-- Opening Marker --
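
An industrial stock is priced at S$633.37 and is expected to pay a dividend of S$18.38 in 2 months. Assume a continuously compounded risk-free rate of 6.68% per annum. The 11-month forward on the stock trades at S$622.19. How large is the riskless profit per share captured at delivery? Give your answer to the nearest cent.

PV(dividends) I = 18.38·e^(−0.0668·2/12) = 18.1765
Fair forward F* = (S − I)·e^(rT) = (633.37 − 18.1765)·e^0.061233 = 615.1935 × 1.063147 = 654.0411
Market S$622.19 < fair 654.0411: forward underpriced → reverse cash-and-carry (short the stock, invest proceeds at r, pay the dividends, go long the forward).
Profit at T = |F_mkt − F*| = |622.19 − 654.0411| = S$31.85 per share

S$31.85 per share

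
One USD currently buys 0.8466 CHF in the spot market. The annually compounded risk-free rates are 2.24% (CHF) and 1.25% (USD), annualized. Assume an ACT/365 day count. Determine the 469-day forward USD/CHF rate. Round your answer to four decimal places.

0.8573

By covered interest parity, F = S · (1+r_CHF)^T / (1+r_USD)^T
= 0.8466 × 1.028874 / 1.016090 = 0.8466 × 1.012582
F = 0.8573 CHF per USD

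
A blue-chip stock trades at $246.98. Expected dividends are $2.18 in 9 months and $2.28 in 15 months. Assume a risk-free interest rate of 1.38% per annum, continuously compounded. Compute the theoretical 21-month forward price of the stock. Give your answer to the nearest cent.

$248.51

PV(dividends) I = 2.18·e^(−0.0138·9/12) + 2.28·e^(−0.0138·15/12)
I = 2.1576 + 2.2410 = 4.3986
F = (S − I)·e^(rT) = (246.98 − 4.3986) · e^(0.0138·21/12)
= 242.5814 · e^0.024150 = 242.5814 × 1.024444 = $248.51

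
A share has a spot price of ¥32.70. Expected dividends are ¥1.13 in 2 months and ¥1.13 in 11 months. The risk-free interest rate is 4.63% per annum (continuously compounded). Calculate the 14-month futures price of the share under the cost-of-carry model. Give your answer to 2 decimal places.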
-- Closing Marker --
PROBLEM TO WORK ON:
The entries above must each be repeated exactly.

EXPECTED ANSWER:
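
An industrial stock is priced at S$633.37 and is expected to pay a dividend of S$18.38 in 2 months. Assume a continuously compounded risk-free rate of 6.68% per annum. The 11-month forward on the stock trades at S$622.19. How large is the riskless profit per share captured at delivery? Give your answer to the nearest cent.

PV(dividends) I = 18.38·e^(−0.0668·2/12) = 18.1765
Fair forward F* = (S − I)·e^(rT) = (633.37 − 18.1765)·e^0.061233 = 615.1935 × 1.063147 = 654.0411
Market S$622.19 < fair 654.0411: forward underpriced → reverse cash-and-carry (short the stock, invest proceeds at r, pay the dividends, go long the forward).
Profit at T = |F_mkt − F*| = |622.19 − 654.0411| = S$31.85 per share

S$31.85 per share

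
One USD currently buys 0.8466 CHF in the spot market. The annually compounded risk-free rates are 2.24% (CHF) and 1.25% (USD), annualized. Assume an ACT/365 day count. Determine the 469-day forward USD/CHF rate. Round your answer to four decimal places.

0.8573

By covered interest parity, F = S · (1+r_CHF)^T / (1+r_USD)^T
= 0.8466 × 1.028874 / 1.016090 = 0.8466 × 1.012582
F = 0.8573 CHF per USD

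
A blue-chip stock trades at $246.98. Expected dividends are $2.18 in 9 months and $2.28 in 15 months. Assume a risk-free interest rate of 1.38% per annum, continuously compounded. Compute the theoretical 21-month forward price of the stock. Give your answer to the nearest cent.

$248.51

PV(dividends) I = 2.18·e^(−0.0138·9/12) + 2.28·e^(−0.0138·15/12)
I = 2.1576 + 2.2410 = 4.3986
F = (S − I)·e^(rT) = (246.98 − 4.3986) · e^(0.0138·21/12)
= 242.5814 · e^0.024150 = 242.5814 × 1.024444 = $248.51

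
A share has a spot price of ¥32.70. Expected dividends are ¥1.13 in 2 months and ¥1.13 in 11 months. The risk-free interest rate is 4.63% per annum (continuously compounded). Calculate the 14-month futures price of the share under the cost-of-carry model. Give your answer to 2 decimal places.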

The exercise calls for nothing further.